[Your instructions] Below are some records. Return exactly the lines from the one containing "0 | 0 | 89.5 |" through the one containing "piezometric level=281.9 m", both included, and only those.

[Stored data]
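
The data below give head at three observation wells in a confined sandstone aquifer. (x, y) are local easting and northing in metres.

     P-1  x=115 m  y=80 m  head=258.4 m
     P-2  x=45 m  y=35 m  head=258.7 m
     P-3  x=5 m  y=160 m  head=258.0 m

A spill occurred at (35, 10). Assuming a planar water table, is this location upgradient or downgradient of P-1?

Taking P-1 as reference: P-2−P-1 = (-70, -45, +0.3); P-3−P-1 = (-110, 80, -0.4).
Solve a·Δx + b·Δy = Δh: det = (-70)·80 − (-110)·(-45) = -10550.
∂h/∂x = [(+0.3)·80 − (-0.4)·(-45)] / -10550 = -0.0005687
∂h/∂y = [(-70)·(-0.4) − (-110)·(+0.3)] / -10550 = -0.005782
Head at (35, 10) = 258.4 + (-0.0005687)·(-80) + (-0.005782)·(-70) = 258.85 m.
That is higher than the 258.4 m at P-1, so the point is upgradient.

upgradient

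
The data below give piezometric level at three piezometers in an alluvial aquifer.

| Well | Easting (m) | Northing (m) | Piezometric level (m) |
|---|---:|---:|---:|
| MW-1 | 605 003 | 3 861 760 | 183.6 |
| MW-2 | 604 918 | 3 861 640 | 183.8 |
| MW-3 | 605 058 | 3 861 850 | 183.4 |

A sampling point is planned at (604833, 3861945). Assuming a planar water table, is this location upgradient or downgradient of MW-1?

Differences from MW-1: to MW-2 (Δx, Δy, Δh) = (-85, -120, +0.2); to MW-3 = (55, 90, -0.2).
Solve a·Δx + b·Δy = Δh: det = (-85)·90 − 55·(-120) = -1050.
∂h/∂x = [(+0.2)·90 − (-0.2)·(-120)] / -1050 = +0.005714
∂h/∂y = [(-85)·(-0.2) − 55·(+0.2)] / -1050 = -0.005714
Head at (604833, 3861945) = 183.6 + (+0.005714)·(-170) + (-0.005714)·(185) = 181.57 m.
That is lower than the 183.6 m at MW-1, so the point is downgradient.

downgradient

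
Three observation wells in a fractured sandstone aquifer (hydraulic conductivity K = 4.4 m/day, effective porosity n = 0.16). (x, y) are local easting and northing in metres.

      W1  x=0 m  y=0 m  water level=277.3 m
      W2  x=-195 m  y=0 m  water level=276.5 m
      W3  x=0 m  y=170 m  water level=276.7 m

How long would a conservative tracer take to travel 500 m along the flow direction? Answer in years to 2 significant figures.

∂h/∂x = (276.5 − 277.3) / (-195 − 0) = +0.004103
∂h/∂y = (276.7 − 277.3) / (170 − 0) = -0.003529
|∇h| = √(0.004103² + -0.003529²) = 0.005412
Seepage velocity v = K·i/n = 4.4 × 0.005412 / 0.16 = 0.1488 m/day.
t = 500 / 0.1488 = 3360 days = 9.2 years.

9.2 years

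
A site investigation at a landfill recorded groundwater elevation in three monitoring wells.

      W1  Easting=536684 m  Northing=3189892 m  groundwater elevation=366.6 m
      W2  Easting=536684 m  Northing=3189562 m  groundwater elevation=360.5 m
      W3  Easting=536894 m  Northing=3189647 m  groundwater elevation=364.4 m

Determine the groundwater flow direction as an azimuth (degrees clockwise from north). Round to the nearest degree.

211°

Differences from W1: to W2 (Δx, Δy, Δh) = (0, -330, -6.1); to W3 = (210, -245, -2.2).
Determinant of the coordinate differences = 0·(-245) − 210·(-330) = 69300.
∂h/∂x = [(-6.1)·(-245) − (-2.2)·(-330)] / 69300 = +0.01109
∂h/∂y = [0·(-2.2) − 210·(-6.1)] / 69300 = +0.01848
Flow direction (−∇h) has components (-0.01109 E, -0.01848 N).
Azimuth = atan2(E, N) = atan2(-0.01109, -0.01848) = 211.0° ≈ 211°.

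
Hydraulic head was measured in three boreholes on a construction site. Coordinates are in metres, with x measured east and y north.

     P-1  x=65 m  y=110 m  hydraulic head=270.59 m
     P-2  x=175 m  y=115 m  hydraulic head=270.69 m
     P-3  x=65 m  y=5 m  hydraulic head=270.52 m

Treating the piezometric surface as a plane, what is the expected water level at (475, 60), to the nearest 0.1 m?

With h = a·x + b·y + c and P-1 as origin, the differences give:
  110·a + 5·b = +0.10
  0·a + (-105)·b = -0.07
Eliminate b (×(-105) and ×5, subtract): -11550·a = -10.150 → a = ∂h/∂x = +0.0008788
Back-substitute: b = ∂h/∂y = +0.0006667.
h(475, 60) = 270.59 + (+0.0008788)·(410) + (+0.0006667)·(-50) = 270.59 +0.360 -0.033 = 270.917 m.

270.9 m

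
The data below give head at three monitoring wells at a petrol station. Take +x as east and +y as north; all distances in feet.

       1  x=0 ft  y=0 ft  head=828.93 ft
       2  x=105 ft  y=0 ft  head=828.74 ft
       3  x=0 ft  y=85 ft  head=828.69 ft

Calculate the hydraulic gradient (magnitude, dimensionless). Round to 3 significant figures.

∂h/∂x = (828.74 − 828.93) / (105 − 0) = -0.001810
∂h/∂y = (828.69 − 828.93) / (85 − 0) = -0.002824
|∇h| = √(-0.001810² + -0.002824²) = 0.003354

0.00335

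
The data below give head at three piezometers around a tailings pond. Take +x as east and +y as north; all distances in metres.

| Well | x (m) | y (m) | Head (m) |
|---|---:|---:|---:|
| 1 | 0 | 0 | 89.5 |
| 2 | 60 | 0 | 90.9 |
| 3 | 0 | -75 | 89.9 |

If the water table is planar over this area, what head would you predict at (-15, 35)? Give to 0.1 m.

∂h/∂x = (90.9 − 89.5) / (60 − 0) = +0.02333
∂h/∂y = (89.9 − 89.5) / (-75 − 0) = -0.005333
h(-15, 35) = 89.5 + (+0.02333)·(-15) + (-0.005333)·(35) = 89.5 -0.350 -0.187 = 88.963 m.

89.0 m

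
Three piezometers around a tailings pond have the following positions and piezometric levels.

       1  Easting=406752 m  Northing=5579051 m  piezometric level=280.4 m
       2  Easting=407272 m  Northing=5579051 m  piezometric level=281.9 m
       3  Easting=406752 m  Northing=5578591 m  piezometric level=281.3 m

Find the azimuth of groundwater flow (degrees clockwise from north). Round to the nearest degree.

304°

∂h/∂x = (281.9 − 280.4) / (407272 − 406752) = +0.002885
∂h/∂y = (281.3 − 280.4) / (5578591 − 5579051) = -0.001957
Flow direction (−∇h) has components (-0.002885 E, +0.001957 N).
Azimuth = atan2(E, N) = atan2(-0.002885, +0.001957) = 304.1° ≈ 304°.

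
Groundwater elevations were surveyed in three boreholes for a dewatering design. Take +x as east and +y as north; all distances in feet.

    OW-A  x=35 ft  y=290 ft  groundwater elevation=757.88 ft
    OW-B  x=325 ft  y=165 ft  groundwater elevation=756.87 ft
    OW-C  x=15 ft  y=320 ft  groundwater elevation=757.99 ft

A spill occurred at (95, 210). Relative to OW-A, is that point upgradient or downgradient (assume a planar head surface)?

downgradient

Differences from OW-A: to OW-B (Δx, Δy, Δh) = (290, -125, -1.01); to OW-C = (-20, 30, +0.11).
Determinant of the coordinate differences = 290·30 − (-20)·(-125) = 6200.
∂h/∂x = [(-1.01)·30 − (+0.11)·(-125)] / 6200 = -0.002669
∂h/∂y = [290·(+0.11) − (-20)·(-1.01)] / 6200 = +0.001887
Head at (95, 210) = 757.88 + (-0.002669)·(60) + (+0.001887)·(-80) = 757.57 ft.
That is lower than the 757.88 ft at OW-A, so the point is downgradient.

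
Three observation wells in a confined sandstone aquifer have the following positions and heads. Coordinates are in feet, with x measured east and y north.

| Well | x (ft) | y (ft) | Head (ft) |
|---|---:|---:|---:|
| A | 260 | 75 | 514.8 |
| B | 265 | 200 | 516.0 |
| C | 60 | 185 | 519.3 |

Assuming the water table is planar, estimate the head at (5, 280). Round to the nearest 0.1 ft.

Taking A as reference: B−A = (5, 125, +1.2); C−A = (-200, 110, +4.5).
Determinant of the coordinate differences = 5·110 − (-200)·125 = 25550.
∂h/∂x = [(+1.2)·110 − (+4.5)·125] / 25550 = -0.01685
∂h/∂y = [5·(+4.5) − (-200)·(+1.2)] / 25550 = +0.01027
h(5, 280) = 514.8 + (-0.01685)·(-255) + (+0.01027)·(205) = 514.8 +4.297 +2.106 = 521.203 ft.

521.2 ft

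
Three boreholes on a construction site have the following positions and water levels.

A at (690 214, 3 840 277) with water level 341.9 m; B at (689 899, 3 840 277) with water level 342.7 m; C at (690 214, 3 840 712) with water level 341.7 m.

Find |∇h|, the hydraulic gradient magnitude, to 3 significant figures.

0.00258

∂h/∂x = (342.7 − 341.9) / (689899 − 690214) = -0.002540
∂h/∂y = (341.7 − 341.9) / (3840712 − 3840277) = -0.0004598
|∇h| = √(-0.002540² + -0.0004598²) = 0.002581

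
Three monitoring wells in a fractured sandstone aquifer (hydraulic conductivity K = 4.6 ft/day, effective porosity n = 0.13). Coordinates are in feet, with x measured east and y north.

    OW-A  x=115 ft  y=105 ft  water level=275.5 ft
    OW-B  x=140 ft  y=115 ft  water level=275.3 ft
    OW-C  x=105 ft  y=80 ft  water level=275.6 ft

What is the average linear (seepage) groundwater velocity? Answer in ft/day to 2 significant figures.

Differences from OW-A: to OW-B (Δx, Δy, Δh) = (25, 10, -0.2); to OW-C = (-10, -25, +0.1).
Solve a·Δx + b·Δy = Δh: det = 25·(-25) − (-10)·10 = -525.
∂h/∂x = [(-0.2)·(-25) − (+0.1)·10] / -525 = -0.007619
∂h/∂y = [25·(+0.1) − (-10)·(-0.2)] / -525 = -0.0009524
|∇h| = √(-0.007619² + -0.0009524²) = 0.007678
Seepage velocity v = K·i/n = 4.6 × 0.007678 / 0.13 = 0.2717 ft/day.

0.27 ft/day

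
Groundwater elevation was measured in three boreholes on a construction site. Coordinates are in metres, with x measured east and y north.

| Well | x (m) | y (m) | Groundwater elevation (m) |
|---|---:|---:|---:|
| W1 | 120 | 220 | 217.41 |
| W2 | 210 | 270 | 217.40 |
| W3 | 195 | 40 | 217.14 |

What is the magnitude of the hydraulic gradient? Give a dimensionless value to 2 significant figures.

Taking W1 as reference: W2−W1 = (90, 50, -0.01); W3−W1 = (75, -180, -0.27).
Solve a·Δx + b·Δy = Δh: det = 90·(-180) − 75·50 = -19950.
∂h/∂x = [(-0.01)·(-180) − (-0.27)·50] / -19950 = -0.0007669
∂h/∂y = [90·(-0.27) − 75·(-0.01)] / -19950 = +0.001180
|∇h| = √(-0.0007669² + 0.001180²) = 0.001407

0.0014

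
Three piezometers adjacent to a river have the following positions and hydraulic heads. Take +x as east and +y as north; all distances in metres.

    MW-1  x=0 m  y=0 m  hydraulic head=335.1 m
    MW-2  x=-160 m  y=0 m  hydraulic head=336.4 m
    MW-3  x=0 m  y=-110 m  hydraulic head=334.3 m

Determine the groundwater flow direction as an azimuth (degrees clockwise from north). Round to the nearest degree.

132°

∂h/∂x = (336.4 − 335.1) / (-160 − 0) = -0.008125
∂h/∂y = (334.3 − 335.1) / (-110 − 0) = +0.007273
Flow direction (−∇h) has components (+0.008125 E, -0.007273 N).
Azimuth = atan2(E, N) = atan2(+0.008125, -0.007273) = 131.8° ≈ 132°.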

[The answer]
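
| 1 | 0 | 0 | 89.5 |
| 2 | 60 | 0 | 90.9 |
| 3 | 0 | -75 | 89.9 |

If the water table is planar over this area, what head would you predict at (-15, 35)? Give to 0.1 m.

∂h/∂x = (90.9 − 89.5) / (60 − 0) = +0.02333
∂h/∂y = (89.9 − 89.5) / (-75 − 0) = -0.005333
h(-15, 35) = 89.5 + (+0.02333)·(-15) + (-0.005333)·(35) = 89.5 -0.350 -0.187 = 88.963 m.

89.0 m

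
Three piezometers around a tailings pond have the following positions and piezometric levels.

       1  Easting=406752 m  Northing=5579051 m  piezometric level=280.4 m
       2  Easting=407272 m  Northing=5579051 m  piezometric level=281.9 m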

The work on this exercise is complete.